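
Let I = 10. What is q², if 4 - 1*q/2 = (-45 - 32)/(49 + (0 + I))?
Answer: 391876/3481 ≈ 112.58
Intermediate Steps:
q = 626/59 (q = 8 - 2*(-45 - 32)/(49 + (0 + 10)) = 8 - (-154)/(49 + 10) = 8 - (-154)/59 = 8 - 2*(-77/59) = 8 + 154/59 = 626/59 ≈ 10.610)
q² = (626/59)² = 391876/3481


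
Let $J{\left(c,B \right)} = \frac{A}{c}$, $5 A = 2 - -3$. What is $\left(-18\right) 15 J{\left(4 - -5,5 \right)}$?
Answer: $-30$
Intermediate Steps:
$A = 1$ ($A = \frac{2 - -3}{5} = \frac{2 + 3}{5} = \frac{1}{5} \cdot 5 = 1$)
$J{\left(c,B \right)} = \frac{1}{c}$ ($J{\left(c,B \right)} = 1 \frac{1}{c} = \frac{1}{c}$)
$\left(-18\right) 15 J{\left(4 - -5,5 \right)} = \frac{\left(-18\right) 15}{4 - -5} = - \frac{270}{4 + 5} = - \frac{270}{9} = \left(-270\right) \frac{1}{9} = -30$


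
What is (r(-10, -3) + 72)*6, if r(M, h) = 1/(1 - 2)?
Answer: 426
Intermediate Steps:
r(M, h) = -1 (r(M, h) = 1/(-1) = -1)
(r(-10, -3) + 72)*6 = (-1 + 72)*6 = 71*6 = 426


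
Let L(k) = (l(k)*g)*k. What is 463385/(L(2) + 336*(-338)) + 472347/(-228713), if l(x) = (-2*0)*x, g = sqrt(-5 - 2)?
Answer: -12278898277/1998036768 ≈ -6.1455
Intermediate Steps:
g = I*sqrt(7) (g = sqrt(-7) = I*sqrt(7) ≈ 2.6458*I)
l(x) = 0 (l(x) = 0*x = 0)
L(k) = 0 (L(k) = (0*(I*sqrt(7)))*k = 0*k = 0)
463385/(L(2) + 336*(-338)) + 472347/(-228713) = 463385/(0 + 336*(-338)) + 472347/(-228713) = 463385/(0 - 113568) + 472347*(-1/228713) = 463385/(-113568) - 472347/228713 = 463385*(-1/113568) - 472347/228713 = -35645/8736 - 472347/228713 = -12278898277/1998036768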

• EXERCISE: Please copy every line from the entries that includes the word "What".

• TASK SOLUTION:
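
Let I = 10. What is q², if 4 - 1*q/2 = (-45 - 32)/(49 + (0 + I))?
Let $J{\left(c,B \right)} = \frac{A}{c}$, $5 A = 2 - -3$. What is $\left(-18\right) 15 J{\left(4 - -5,5 \right)}$?
What is (r(-10, -3) + 72)*6, if r(M, h) = 1/(1 - 2)?
Let L(k) = (l(k)*g)*k. What is 463385/(L(2) + 336*(-338)) + 472347/(-228713), if l(x) = (-2*0)*x, g = sqrt(-5 - 2)?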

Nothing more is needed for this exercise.